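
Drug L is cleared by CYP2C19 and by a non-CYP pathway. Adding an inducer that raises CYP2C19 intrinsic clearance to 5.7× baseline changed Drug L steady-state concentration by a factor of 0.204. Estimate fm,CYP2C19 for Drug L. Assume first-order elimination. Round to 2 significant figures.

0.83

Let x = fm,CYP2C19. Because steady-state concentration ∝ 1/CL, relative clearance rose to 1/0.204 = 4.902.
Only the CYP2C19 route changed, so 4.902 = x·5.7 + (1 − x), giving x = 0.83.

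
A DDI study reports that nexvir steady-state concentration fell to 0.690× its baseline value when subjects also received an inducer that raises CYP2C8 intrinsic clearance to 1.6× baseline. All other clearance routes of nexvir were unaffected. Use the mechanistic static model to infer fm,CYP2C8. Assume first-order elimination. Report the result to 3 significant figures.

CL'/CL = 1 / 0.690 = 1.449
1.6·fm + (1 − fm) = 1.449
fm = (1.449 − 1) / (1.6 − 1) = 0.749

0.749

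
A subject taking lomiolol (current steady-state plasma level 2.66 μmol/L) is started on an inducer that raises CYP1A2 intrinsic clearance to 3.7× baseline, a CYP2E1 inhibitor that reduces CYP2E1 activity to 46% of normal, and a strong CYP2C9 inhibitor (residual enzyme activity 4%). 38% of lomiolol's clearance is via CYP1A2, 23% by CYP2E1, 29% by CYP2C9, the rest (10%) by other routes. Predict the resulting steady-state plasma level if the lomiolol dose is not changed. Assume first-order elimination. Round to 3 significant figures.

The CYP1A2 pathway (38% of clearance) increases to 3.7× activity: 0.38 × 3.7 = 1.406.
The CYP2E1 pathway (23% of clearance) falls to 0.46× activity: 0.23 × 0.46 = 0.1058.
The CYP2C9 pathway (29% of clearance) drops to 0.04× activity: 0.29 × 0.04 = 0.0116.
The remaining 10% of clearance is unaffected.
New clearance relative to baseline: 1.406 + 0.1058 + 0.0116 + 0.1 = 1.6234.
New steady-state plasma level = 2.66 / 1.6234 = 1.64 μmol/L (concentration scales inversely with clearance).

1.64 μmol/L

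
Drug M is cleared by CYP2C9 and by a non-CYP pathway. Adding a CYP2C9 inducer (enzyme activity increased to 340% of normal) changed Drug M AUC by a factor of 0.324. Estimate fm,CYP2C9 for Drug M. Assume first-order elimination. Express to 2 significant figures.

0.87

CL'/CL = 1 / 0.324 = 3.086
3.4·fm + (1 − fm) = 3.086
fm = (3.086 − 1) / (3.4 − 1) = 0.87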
--
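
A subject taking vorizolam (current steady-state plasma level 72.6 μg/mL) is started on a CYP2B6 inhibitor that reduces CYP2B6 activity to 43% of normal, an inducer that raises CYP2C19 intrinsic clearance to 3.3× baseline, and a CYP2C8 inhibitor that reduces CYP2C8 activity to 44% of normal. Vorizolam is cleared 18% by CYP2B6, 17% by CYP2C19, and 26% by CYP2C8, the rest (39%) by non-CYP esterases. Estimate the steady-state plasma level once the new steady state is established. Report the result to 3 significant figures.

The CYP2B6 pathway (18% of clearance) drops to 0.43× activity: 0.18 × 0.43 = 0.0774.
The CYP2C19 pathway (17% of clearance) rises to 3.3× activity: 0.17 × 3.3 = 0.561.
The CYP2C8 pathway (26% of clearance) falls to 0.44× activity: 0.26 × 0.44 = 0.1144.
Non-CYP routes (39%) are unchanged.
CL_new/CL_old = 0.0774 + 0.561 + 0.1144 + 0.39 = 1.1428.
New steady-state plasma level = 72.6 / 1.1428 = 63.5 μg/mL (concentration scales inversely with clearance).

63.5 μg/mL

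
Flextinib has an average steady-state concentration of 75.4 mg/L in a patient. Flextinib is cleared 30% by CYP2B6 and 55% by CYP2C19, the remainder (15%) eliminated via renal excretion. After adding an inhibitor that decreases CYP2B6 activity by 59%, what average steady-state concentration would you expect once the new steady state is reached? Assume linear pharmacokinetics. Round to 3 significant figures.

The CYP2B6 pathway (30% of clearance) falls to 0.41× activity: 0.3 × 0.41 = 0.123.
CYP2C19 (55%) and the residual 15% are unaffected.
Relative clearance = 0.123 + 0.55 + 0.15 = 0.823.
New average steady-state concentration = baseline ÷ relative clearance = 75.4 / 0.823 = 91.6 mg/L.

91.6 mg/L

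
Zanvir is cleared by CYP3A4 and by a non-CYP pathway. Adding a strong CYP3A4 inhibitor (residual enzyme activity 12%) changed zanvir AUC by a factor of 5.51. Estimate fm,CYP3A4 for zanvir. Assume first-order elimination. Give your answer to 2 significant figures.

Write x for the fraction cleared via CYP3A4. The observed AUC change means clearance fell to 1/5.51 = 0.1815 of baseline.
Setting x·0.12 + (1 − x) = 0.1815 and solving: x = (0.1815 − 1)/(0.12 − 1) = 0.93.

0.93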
--
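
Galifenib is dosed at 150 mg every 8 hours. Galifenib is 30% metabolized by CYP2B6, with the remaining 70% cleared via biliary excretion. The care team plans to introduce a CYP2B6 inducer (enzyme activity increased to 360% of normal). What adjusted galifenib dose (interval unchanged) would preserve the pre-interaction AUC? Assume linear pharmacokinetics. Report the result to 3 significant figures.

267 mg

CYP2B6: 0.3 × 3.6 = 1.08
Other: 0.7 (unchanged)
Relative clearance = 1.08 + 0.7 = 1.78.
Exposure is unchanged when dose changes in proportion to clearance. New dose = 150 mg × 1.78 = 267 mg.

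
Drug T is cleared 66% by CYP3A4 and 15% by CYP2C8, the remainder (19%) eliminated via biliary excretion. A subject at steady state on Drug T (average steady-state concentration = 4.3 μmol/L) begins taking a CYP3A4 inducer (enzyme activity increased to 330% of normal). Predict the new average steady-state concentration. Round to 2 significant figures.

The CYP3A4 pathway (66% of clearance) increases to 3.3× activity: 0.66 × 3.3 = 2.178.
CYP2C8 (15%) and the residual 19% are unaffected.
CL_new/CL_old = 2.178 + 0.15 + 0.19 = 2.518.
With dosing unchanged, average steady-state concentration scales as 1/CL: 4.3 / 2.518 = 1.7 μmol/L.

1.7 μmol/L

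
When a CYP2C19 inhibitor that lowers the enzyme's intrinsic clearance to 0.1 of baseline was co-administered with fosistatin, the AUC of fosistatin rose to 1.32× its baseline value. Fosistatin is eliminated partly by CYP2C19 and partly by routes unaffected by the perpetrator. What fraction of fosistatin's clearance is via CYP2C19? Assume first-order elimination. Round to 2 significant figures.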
--
Out of the listing above, reproduce exactly the lines from the one with "Galifenib is dosed" up to and including the one with "When a CYP2C19".

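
Galifenib is dosed at 150 mg every 8 hours. Galifenib is 30% metabolized by CYP2B6, with the remaining 70% cleared via biliary excretion. The care team plans to introduce a CYP2B6 inducer (enzyme activity increased to 360% of normal). What adjusted galifenib dose (interval unchanged) would preserve the pre-interaction AUC? Assume linear pharmacokinetics. Report the result to 3 significant figures.

267 mg

CYP2B6: 0.3 × 3.6 = 1.08
Other: 0.7 (unchanged)
Relative clearance = 1.08 + 0.7 = 1.78.
Exposure is unchanged when dose changes in proportion to clearance. New dose = 150 mg × 1.78 = 267 mg.

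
Drug T is cleared 66% by CYP3A4 and 15% by CYP2C8, the remainder (19%) eliminated via biliary excretion. A subject at steady state on Drug T (average steady-state concentration = 4.3 μmol/L) begins taking a CYP3A4 inducer (enzyme activity increased to 330% of normal). Predict the new average steady-state concentration. Round to 2 significant figures.

The CYP3A4 pathway (66% of clearance) increases to 3.3× activity: 0.66 × 3.3 = 2.178.
CYP2C8 (15%) and the residual 19% are unaffected.
CL_new/CL_old = 2.178 + 0.15 + 0.19 = 2.518.
With dosing unchanged, average steady-state concentration scales as 1/CL: 4.3 / 2.518 = 1.7 μmol/L.

1.7 μmol/L

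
When a CYP2C19 inhibitor that lowers the enzyme's intrinsic clearance to 0.1 of baseline was co-administered with fosistatin, the AUC of fosistatin rose to 1.32× its baseline value. Fosistatin is eliminated partly by CYP2C19 and partly by routes unaffected by the perpetrator. What fraction of fosistatin's clearance is via CYP2C19? Assume first-order elimination. Round to 2 significant figures.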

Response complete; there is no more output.